- _RECORDS SUPPLIED_:
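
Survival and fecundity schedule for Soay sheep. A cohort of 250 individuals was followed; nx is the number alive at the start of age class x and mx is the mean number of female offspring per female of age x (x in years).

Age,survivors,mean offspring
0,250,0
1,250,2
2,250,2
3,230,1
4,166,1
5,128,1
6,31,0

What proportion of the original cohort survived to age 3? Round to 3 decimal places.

0.920

l_3 = n_3/n_0 = 230/250 = 0.92 → 0.920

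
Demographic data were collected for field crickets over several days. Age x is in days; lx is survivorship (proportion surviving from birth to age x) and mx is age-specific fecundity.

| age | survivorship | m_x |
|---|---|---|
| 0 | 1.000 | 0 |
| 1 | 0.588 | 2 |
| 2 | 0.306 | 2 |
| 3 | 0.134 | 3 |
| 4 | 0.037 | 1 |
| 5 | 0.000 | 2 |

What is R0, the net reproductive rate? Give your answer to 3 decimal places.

lx·mx by age: 0, 1.176, 0.612, 0.402, 0.037, 0
R0 = Σ lx·mx = 2.227 → 2.227

2.227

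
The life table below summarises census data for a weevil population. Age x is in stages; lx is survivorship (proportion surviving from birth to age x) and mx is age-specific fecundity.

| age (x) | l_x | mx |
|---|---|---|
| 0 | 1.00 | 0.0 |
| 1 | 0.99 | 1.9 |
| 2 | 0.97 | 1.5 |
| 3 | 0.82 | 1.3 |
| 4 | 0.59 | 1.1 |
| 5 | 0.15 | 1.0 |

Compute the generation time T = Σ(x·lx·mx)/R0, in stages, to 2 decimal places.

lx·mx: 0, 1.881, 1.455, 1.066, 0.649, 0.15 → R0 = 5.201
x·lx·mx: 0, 1.881, 2.91, 3.198, 2.596, 0.75 → Σ = 11.335
T = 11.335 / 5.201 = 2.179389… → 2.18

2.18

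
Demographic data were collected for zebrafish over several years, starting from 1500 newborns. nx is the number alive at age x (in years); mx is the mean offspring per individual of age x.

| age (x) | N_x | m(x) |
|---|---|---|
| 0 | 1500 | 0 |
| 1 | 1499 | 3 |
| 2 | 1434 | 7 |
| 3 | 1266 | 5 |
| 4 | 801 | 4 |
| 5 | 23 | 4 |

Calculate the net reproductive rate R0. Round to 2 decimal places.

lx = nx/n0 = nx/1500: 1, 0.99933…, 0.956, 0.844, 0.534, 0.01533…
lx·mx by age: 0, 2.998…, 6.692, 4.22, 2.136, 0.061333…
R0 = Σ lx·mx = 16.107333… → 16.11

16.11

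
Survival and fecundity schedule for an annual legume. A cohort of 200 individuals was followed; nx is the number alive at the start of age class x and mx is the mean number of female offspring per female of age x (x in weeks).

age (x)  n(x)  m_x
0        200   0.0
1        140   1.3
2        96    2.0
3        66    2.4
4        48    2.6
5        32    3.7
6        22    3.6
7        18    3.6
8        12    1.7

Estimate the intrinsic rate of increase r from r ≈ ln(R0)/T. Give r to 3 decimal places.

lx = nx/n0 = nx/200: 1, 0.7, 0.48, 0.33, 0.24, 0.16, 0.11, 0.09, 0.06
R0 = Σ lx·mx = 0 + 0.91 + 0.96 + 0.792 + 0.624 + 0.592 + 0.396 + 0.324 + 0.102 = 4.7
Σ x·lx·mx = 16.122; T = 16.122/4.7 = 3.43021…
r ≈ ln(R0)/T = ln(4.7)/3.43021… = 0.45116… → 0.451

0.451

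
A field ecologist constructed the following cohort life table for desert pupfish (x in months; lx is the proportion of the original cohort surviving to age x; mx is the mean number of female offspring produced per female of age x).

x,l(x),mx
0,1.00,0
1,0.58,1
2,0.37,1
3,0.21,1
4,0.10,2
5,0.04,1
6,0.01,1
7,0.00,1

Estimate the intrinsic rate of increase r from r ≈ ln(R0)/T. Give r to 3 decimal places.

R0 = Σ lx·mx = 0 + 0.58 + 0.37 + 0.21 + 0.2 + 0.04 + 0.01 + 0 = 1.41
Σ x·lx·mx = 3.01; T = 3.01/1.41 = 2.13475…
r ≈ ln(R0)/T = ln(1.41)/2.13475… = 0.16095… → 0.161

0.161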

- _EXERCISE BRIEF_: Within the material above, find the lines that contain the word "Demographic"; copy them.

- _REPLY TO THE EXERCISE_:
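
Demographic data were collected for field crickets over several days. Age x is in days; lx is survivorship (proportion surviving from birth to age x) and mx is age-specific fecundity.
Demographic data were collected for zebrafish over several years, starting from 1500 newborns. nx is the number alive at age x (in years); mx is the mean offspring per individual of age x.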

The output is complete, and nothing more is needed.